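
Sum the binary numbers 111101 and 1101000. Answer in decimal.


111101 + 1101000 = 10100101 = 165

165


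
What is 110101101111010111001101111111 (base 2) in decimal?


110101101111010111001101111111 in decimal = 901608319

901608319


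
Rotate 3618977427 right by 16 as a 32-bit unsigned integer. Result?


Rotate 0b11010111101101010011011010010011 right by 16 (32-bit) = 0b110110100100111101011110110101 = 915658677

915658677


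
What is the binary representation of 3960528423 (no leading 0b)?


3960528423 = 11101100000100001101111000100111 in binary

11101100000100001101111000100111


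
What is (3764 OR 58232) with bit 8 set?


Step 1: 3764 | 58232 = 61436
Step 2: 61436 | (1 << 8) = 61436 | 256 = 61436

61436


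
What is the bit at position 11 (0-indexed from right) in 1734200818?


0b1100111010111011100110111110010, position 11 = 1

1


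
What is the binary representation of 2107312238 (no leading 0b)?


2107312238 = 1111101100110110000100001101110 in binary

1111101100110110000100001101110


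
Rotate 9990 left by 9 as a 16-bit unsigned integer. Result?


Rotate 0b10011100000110 left by 9 (16-bit) = 0b110001001110 = 3150

3150


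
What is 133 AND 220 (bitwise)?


0b10000101 & 0b11011100 = 0b10000100 = 132

132


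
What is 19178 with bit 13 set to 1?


19178 | (1 << 13) = 19178 | 8192 = 27370

27370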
################
WHAT TO PRODUCE -> Quote the data in full, keeping each word unchanged.

TASK ANSWER ->
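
Sum the binary numbers 111101 and 1101000. Answer in decimal.


111101 + 1101000 = 10100101 = 165

165


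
What is 110101101111010111001101111111 (base 2) in decimal?


110101101111010111001101111111 in decimal = 901608319

901608319


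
Rotate 3618977427 right by 16 as a 32-bit unsigned integer. Result?


Rotate 0b11010111101101010011011010010011 right by 16 (32-bit) = 0b110110100100111101011110110101 = 915658677

915658677


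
What is the binary representation of 3960528423 (no leading 0b)?


3960528423 = 11101100000100001101111000100111 in binary

11101100000100001101111000100111


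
What is (3764 OR 58232) with bit 8 set?


Step 1: 3764 | 58232 = 61436
Step 2: 61436 | (1 << 8) = 61436 | 256 = 61436

61436


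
What is the bit at position 11 (0-indexed from right) in 1734200818?


0b1100111010111011100110111110010, position 11 = 1

1


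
What is the binary representation of 2107312238 (no leading 0b)?


2107312238 = 1111101100110110000100001101110 in binary

1111101100110110000100001101110


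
Rotate 9990 left by 9 as a 16-bit unsigned integer. Result?


Rotate 0b10011100000110 left by 9 (16-bit) = 0b110001001110 = 3150

3150


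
What is 133 AND 220 (bitwise)?


0b10000101 & 0b11011100 = 0b10000100 = 132

132


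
What is 19178 with bit 13 set to 1?


19178 | (1 << 13) = 19178 | 8192 = 27370

27370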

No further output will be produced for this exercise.